(WHAT NEEDS TO BE DONE) Keeping every word and mark, copy all of the data.

(ENTRIES PROVIDED)

__________________________________________________

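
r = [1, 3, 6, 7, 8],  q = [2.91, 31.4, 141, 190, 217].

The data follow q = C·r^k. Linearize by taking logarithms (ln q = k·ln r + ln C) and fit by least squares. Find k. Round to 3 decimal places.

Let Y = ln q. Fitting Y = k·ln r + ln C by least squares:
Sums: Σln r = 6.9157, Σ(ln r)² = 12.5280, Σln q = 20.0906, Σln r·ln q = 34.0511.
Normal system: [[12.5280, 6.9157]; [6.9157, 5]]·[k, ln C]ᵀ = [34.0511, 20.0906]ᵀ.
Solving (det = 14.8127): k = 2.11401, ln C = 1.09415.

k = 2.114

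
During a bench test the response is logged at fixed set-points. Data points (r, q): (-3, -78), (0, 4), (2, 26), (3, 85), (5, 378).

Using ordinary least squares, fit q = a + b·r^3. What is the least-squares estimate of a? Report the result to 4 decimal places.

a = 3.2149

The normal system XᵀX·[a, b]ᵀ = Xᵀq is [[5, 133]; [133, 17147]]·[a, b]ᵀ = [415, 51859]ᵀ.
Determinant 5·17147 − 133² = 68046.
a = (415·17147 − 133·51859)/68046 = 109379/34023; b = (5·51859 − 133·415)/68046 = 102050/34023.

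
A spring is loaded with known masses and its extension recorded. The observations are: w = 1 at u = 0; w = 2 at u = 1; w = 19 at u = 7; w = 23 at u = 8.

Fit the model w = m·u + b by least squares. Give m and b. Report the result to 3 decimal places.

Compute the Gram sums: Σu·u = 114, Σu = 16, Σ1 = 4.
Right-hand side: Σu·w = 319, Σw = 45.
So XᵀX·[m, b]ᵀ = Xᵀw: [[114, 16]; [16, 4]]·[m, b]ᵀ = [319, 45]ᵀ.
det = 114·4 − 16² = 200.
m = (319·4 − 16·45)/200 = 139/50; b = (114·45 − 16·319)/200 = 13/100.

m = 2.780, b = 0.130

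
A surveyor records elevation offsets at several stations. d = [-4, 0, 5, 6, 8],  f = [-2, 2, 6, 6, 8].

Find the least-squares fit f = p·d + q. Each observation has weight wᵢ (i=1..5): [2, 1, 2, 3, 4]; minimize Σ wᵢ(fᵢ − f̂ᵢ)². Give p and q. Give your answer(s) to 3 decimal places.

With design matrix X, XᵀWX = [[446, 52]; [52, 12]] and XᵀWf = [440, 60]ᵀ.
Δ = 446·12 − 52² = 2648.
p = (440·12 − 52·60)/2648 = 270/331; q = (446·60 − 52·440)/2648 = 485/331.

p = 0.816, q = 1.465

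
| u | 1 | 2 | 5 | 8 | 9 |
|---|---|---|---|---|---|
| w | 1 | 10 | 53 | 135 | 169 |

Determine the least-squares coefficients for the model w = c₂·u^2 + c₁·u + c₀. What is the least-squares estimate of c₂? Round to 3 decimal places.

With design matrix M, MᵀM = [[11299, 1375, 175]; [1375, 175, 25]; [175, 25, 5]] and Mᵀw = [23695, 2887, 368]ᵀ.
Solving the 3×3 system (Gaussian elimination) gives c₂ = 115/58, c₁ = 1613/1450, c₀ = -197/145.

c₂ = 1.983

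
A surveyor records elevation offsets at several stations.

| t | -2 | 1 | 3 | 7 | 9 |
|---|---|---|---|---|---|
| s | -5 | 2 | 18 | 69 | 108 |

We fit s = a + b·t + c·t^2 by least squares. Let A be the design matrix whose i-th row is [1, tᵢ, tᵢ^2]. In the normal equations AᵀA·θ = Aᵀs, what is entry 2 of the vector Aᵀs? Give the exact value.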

__________________________________________________

(REPLY TO THE TASK)
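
r = [1, 3, 6, 7, 8],  q = [2.91, 31.4, 141, 190, 217].

The data follow q = C·r^k. Linearize by taking logarithms (ln q = k·ln r + ln C) and fit by least squares. Find k. Round to 3 decimal places.

Let Y = ln q. Fitting Y = k·ln r + ln C by least squares:
Sums: Σln r = 6.9157, Σ(ln r)² = 12.5280, Σln q = 20.0906, Σln r·ln q = 34.0511.
Normal system: [[12.5280, 6.9157]; [6.9157, 5]]·[k, ln C]ᵀ = [34.0511, 20.0906]ᵀ.
Solving (det = 14.8127): k = 2.11401, ln C = 1.09415.

k = 2.114

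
During a bench test the response is logged at fixed set-points. Data points (r, q): (-3, -78), (0, 4), (2, 26), (3, 85), (5, 378).

Using ordinary least squares, fit q = a + b·r^3. What is the least-squares estimate of a? Report the result to 4 decimal places.

a = 3.2149

The normal system XᵀX·[a, b]ᵀ = Xᵀq is [[5, 133]; [133, 17147]]·[a, b]ᵀ = [415, 51859]ᵀ.
Determinant 5·17147 − 133² = 68046.
a = (415·17147 − 133·51859)/68046 = 109379/34023; b = (5·51859 − 133·415)/68046 = 102050/34023.

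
A spring is loaded with known masses and its extension recorded. The observations are: w = 1 at u = 0; w = 2 at u = 1; w = 19 at u = 7; w = 23 at u = 8.

Fit the model w = m·u + b by least squares. Give m and b. Report the result to 3 decimal places.

Compute the Gram sums: Σu·u = 114, Σu = 16, Σ1 = 4.
Right-hand side: Σu·w = 319, Σw = 45.
So XᵀX·[m, b]ᵀ = Xᵀw: [[114, 16]; [16, 4]]·[m, b]ᵀ = [319, 45]ᵀ.
det = 114·4 − 16² = 200.
m = (319·4 − 16·45)/200 = 139/50; b = (114·45 − 16·319)/200 = 13/100.

m = 2.780, b = 0.130

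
A surveyor records elevation offsets at several stations. d = [-4, 0, 5, 6, 8],  f = [-2, 2, 6, 6, 8].

Find the least-squares fit f = p·d + q. Each observation has weight wᵢ (i=1..5): [2, 1, 2, 3, 4]; minimize Σ wᵢ(fᵢ − f̂ᵢ)². Give p and q. Give your answer(s) to 3 decimal places.

With design matrix X, XᵀWX = [[446, 52]; [52, 12]] and XᵀWf = [440, 60]ᵀ.
Δ = 446·12 − 52² = 2648.
p = (440·12 − 52·60)/2648 = 270/331; q = (446·60 − 52·440)/2648 = 485/331.

p = 0.816, q = 1.465

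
| u | 1 | 2 | 5 | 8 | 9 |
|---|---|---|---|---|---|
| w | 1 | 10 | 53 | 135 | 169 |

Determine the least-squares coefficients for the model w = c₂·u^2 + c₁·u + c₀. What is the least-squares estimate of c₂? Round to 3 decimal places.

With design matrix M, MᵀM = [[11299, 1375, 175]; [1375, 175, 25]; [175, 25, 5]] and Mᵀw = [23695, 2887, 368]ᵀ.
Solving the 3×3 system (Gaussian elimination) gives c₂ = 115/58, c₁ = 1613/1450, c₀ = -197/145.

c₂ = 1.983

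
A surveyor records elevation offsets at several stations.

| t | -2 | 1 | 3 | 7 | 9 |
|---|---|---|---|---|---|
| s | -5 | 2 | 18 | 69 | 108 |

We fit s = a + b·t + c·t^2 by least squares. Let A be the design matrix whose i-th row is [1, tᵢ, tᵢ^2]. In the normal equations AᵀA·θ = Aᵀs, what is entry 2 of the vector Aᵀs? Give the exact value.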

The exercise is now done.